Starting with the line that contains "17. P2: load" and stopping after the line that contains "28. P0: load", copy the entries below exactly. Include nothing else.

========================================

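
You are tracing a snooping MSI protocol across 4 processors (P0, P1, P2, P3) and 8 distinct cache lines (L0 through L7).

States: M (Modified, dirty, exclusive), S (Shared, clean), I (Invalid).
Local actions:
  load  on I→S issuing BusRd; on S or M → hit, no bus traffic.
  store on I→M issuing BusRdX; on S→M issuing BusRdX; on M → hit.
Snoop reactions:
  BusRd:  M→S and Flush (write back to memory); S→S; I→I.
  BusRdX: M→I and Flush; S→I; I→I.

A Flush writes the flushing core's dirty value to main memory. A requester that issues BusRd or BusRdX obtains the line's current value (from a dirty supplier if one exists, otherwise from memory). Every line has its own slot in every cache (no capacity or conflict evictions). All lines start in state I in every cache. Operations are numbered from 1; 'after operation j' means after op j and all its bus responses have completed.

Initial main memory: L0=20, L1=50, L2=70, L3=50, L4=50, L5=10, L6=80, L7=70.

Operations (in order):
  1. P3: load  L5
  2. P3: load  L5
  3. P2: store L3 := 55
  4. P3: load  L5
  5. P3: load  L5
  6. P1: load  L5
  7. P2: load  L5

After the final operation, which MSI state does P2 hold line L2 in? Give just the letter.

1. P3: load  L5  bus=[BusRd]  L5: P0=I P1=I P2=I P3=S  mem[L5]=10
2. P3: load  L5  bus=[-]  L5: P0=I P1=I P2=I P3=S  mem[L5]=10
3. P2: store L3 := 55  bus=[BusRdX]  L3: P0=I P1=I P2=M P3=I  mem[L3]=50
4. P3: load  L5  bus=[-]  L5: P0=I P1=I P2=I P3=S  mem[L5]=10
5. P3: load  L5  bus=[-]  L5: P0=I P1=I P2=I P3=S  mem[L5]=10
6. P1: load  L5  bus=[BusRd]  L5: P0=I P1=S P2=I P3=S  mem[L5]=10
7. P2: load  L5  bus=[BusRd]  L5: P0=I P1=S P2=S P3=S  mem[L5]=10

state = I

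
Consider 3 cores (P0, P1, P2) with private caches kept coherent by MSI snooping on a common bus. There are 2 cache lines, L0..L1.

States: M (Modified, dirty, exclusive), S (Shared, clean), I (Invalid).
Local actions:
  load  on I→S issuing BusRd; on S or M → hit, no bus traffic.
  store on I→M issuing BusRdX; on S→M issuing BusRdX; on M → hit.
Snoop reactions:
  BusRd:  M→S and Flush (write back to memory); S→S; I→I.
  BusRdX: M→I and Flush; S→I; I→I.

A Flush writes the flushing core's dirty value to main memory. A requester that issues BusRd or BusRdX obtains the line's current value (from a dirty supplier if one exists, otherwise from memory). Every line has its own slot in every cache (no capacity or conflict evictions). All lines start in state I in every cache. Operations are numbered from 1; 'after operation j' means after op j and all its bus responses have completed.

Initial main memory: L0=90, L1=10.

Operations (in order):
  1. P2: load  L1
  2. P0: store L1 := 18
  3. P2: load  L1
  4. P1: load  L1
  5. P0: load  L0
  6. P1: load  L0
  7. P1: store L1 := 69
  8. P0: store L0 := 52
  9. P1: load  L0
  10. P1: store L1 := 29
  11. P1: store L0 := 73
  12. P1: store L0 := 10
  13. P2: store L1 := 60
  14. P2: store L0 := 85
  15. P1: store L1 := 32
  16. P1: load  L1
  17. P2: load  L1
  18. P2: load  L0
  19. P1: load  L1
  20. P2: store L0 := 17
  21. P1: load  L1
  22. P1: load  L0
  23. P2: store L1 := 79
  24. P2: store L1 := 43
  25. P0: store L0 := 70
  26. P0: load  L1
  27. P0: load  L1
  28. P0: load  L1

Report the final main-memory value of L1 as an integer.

  op1 P2: load  L1 → I/I/S on L1; bus BusRd; mem=10
  op2 P0: store L1 := 18 → M/I/I on L1; bus BusRdX; mem=10
  op3 P2: load  L1 → S/I/S on L1; bus BusRd Flush; mem=18
  op4 P1: load  L1 → S/S/S on L1; bus BusRd; mem=18
  op5 P0: load  L0 → S/I/I on L0; bus BusRd; mem=90
  op6 P1: load  L0 → S/S/I on L0; bus BusRd; mem=90
  op7 P1: store L1 := 69 → I/M/I on L1; bus BusRdX; mem=18
  op8 P0: store L0 := 52 → M/I/I on L0; bus BusRdX; mem=90
  op9 P1: load  L0 → S/S/I on L0; bus BusRd Flush; mem=52
  op10 P1: store L1 := 29 → I/M/I on L1; bus (none); mem=18
  op11 P1: store L0 := 73 → I/M/I on L0; bus BusRdX; mem=52
  op12 P1: store L0 := 10 → I/M/I on L0; bus (none); mem=52
  op13 P2: store L1 := 60 → I/I/M on L1; bus BusRdX Flush; mem=29
  op14 P2: store L0 := 85 → I/I/M on L0; bus BusRdX Flush; mem=10
  op15 P1: store L1 := 32 → I/M/I on L1; bus BusRdX Flush; mem=60
  op16 P1: load  L1 → I/M/I on L1; bus (none); mem=60
  op17 P2: load  L1 → I/S/S on L1; bus BusRd Flush; mem=32
  op18 P2: load  L0 → I/I/M on L0; bus (none); mem=10
  op19 P1: load  L1 → I/S/S on L1; bus (none); mem=32
  op20 P2: store L0 := 17 → I/I/M on L0; bus (none); mem=10
  op21 P1: load  L1 → I/S/S on L1; bus (none); mem=32
  op22 P1: load  L0 → I/S/S on L0; bus BusRd Flush; mem=17
  op23 P2: store L1 := 79 → I/I/M on L1; bus BusRdX; mem=32
  op24 P2: store L1 := 43 → I/I/M on L1; bus (none); mem=32
  op25 P0: store L0 := 70 → M/I/I on L0; bus BusRdX; mem=17
  op26 P0: load  L1 → S/I/S on L1; bus BusRd Flush; mem=43
  op27 P0: load  L1 → S/I/S on L1; bus (none); mem=43
  op28 P0: load  L1 → S/I/S on L1; bus (none); mem=43

memory[L1] = 43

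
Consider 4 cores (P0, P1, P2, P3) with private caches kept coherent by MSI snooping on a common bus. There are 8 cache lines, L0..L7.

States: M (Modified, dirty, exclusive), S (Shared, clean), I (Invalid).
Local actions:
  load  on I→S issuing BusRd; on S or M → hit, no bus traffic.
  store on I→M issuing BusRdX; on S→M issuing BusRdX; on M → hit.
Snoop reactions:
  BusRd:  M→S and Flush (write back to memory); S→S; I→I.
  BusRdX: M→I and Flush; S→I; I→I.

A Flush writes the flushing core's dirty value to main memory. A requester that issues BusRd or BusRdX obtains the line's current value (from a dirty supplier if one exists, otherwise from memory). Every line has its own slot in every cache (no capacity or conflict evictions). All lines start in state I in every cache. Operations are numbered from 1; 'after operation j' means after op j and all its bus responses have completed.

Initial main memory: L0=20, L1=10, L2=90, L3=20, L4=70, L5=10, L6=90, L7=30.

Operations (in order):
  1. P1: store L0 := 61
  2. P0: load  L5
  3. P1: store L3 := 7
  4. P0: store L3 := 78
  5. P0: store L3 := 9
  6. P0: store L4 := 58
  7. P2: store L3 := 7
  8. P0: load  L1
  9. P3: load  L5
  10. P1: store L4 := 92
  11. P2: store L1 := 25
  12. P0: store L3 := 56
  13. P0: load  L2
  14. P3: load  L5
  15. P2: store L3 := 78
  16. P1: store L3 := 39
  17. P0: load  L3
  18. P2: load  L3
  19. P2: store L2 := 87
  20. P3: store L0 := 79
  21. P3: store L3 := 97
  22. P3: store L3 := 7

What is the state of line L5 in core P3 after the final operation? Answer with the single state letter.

state = S

1. P1: store L0 := 61  bus=[BusRdX]  L0: P0=I P1=M P2=I P3=I  mem[L0]=20
2. P0: load  L5  bus=[BusRd]  L5: P0=S P1=I P2=I P3=I  mem[L5]=10
3. P1: store L3 := 7  bus=[BusRdX]  L3: P0=I P1=M P2=I P3=I  mem[L3]=20
4. P0: store L3 := 78  bus=[BusRdX,Flush]  L3: P0=M P1=I P2=I P3=I  mem[L3]=7
5. P0: store L3 := 9  bus=[-]  L3: P0=M P1=I P2=I P3=I  mem[L3]=7
6. P0: store L4 := 58  bus=[BusRdX]  L4: P0=M P1=I P2=I P3=I  mem[L4]=70
7. P2: store L3 := 7  bus=[BusRdX,Flush]  L3: P0=I P1=I P2=M P3=I  mem[L3]=9
8. P0: load  L1  bus=[BusRd]  L1: P0=S P1=I P2=I P3=I  mem[L1]=10
9. P3: load  L5  bus=[BusRd]  L5: P0=S P1=I P2=I P3=S  mem[L5]=10
10. P1: store L4 := 92  bus=[BusRdX,Flush]  L4: P0=I P1=M P2=I P3=I  mem[L4]=58
11. P2: store L1 := 25  bus=[BusRdX]  L1: P0=I P1=I P2=M P3=I  mem[L1]=10
12. P0: store L3 := 56  bus=[BusRdX,Flush]  L3: P0=M P1=I P2=I P3=I  mem[L3]=7
13. P0: load  L2  bus=[BusRd]  L2: P0=S P1=I P2=I P3=I  mem[L2]=90
14. P3: load  L5  bus=[-]  L5: P0=S P1=I P2=I P3=S  mem[L5]=10
15. P2: store L3 := 78  bus=[BusRdX,Flush]  L3: P0=I P1=I P2=M P3=I  mem[L3]=56
16. P1: store L3 := 39  bus=[BusRdX,Flush]  L3: P0=I P1=M P2=I P3=I  mem[L3]=78
17. P0: load  L3  bus=[BusRd,Flush]  L3: P0=S P1=S P2=I P3=I  mem[L3]=39
18. P2: load  L3  bus=[BusRd]  L3: P0=S P1=S P2=S P3=I  mem[L3]=39
19. P2: store L2 := 87  bus=[BusRdX]  L2: P0=I P1=I P2=M P3=I  mem[L2]=90
20. P3: store L0 := 79  bus=[BusRdX,Flush]  L0: P0=I P1=I P2=I P3=M  mem[L0]=61
21. P3: store L3 := 97  bus=[BusRdX]  L3: P0=I P1=I P2=I P3=M  mem[L3]=39
22. P3: store L3 := 7  bus=[-]  L3: P0=I P1=I P2=I P3=M  mem[L3]=39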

========================================

- [Task output]:
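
  17. P2: load  L1
  18. P2: load  L0
  19. P1: load  L1
  20. P2: store L0 := 17
  21. P1: load  L1
  22. P1: load  L0
  23. P2: store L1 := 79
  24. P2: store L1 := 43
  25. P0: store L0 := 70
  26. P0: load  L1
  27. P0: load  L1
  28. P0: load  L1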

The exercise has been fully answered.